[Dataset entries]
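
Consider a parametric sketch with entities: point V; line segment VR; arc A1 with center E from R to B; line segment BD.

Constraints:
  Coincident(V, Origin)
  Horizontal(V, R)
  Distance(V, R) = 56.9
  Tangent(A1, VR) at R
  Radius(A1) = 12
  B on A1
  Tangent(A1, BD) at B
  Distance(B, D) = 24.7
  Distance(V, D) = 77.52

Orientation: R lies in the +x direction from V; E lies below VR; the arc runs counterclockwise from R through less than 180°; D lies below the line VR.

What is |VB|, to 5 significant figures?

53.542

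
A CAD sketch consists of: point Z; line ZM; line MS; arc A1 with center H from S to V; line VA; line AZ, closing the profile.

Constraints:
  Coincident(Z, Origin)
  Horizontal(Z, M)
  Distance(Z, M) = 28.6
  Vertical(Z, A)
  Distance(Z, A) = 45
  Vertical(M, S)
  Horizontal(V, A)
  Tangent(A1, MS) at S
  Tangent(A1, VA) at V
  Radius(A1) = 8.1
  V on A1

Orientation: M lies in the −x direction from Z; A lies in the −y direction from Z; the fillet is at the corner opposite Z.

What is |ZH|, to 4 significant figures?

42.21

Z is at the origin; ZM is horizontal with |ZM| = 28.6 and M on the −x side, so M = (-28.60, 0.000). ZA is vertical with |ZA| = 45.0 and A on the −y side, so A = (0.000, -45.00). The virtual corner opposite Z is at (-28.60, -45.00). Tangency of A1 to MS means the radius HS is perpendicular to MS and A1 meets VA tangentially, so HV is at right angles to VA, with radius 8.1, so the center H sits 8.1 in from both sides at H = (-20.50, -36.90). Then |ZH| = |H − Z| = 42.21.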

EXERCISE GOAL:
Nothing beyond the line containing "Distance(B, D) = 24.7" is to be output; the lines above, from the first one onward to that line, are to be transcribed exactly.

RESPONSE BELOW:
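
Consider a parametric sketch with entities: point V; line segment VR; arc A1 with center E from R to B; line segment BD.

Constraints:
  Coincident(V, Origin)
  Horizontal(V, R)
  Distance(V, R) = 56.9
  Tangent(A1, VR) at R
  Radius(A1) = 12
  B on A1
  Tangent(A1, BD) at B
  Distance(B, D) = 24.7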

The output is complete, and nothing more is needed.